● The problem:
Return the lines below that contain the word "added".

•••

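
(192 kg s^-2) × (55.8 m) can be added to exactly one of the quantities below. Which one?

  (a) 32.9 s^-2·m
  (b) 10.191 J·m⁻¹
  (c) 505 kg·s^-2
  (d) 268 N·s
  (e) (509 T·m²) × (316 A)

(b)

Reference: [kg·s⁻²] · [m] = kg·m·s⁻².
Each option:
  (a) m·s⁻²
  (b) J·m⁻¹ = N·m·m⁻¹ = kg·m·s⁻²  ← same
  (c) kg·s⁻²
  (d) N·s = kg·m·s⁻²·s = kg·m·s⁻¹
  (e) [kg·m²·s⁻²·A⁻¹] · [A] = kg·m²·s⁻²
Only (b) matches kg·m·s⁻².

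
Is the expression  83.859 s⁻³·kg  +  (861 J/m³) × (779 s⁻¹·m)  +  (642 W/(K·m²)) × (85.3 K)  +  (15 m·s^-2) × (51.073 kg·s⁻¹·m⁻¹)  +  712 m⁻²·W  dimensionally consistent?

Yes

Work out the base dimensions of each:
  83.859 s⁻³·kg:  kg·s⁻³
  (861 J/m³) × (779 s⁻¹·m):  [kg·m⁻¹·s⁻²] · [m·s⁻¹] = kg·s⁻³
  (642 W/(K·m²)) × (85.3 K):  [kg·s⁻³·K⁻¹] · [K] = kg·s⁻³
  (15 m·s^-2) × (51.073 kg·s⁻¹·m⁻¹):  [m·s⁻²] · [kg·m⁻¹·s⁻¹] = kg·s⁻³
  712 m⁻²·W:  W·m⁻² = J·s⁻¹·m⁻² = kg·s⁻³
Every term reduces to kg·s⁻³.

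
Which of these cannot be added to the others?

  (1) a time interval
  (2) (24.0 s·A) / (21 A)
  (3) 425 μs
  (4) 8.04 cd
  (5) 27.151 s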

•••

● Completed task:
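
(192 kg s^-2) × (55.8 m) can be added to exactly one of the quantities below. Which one?
Which of these cannot be added to the others?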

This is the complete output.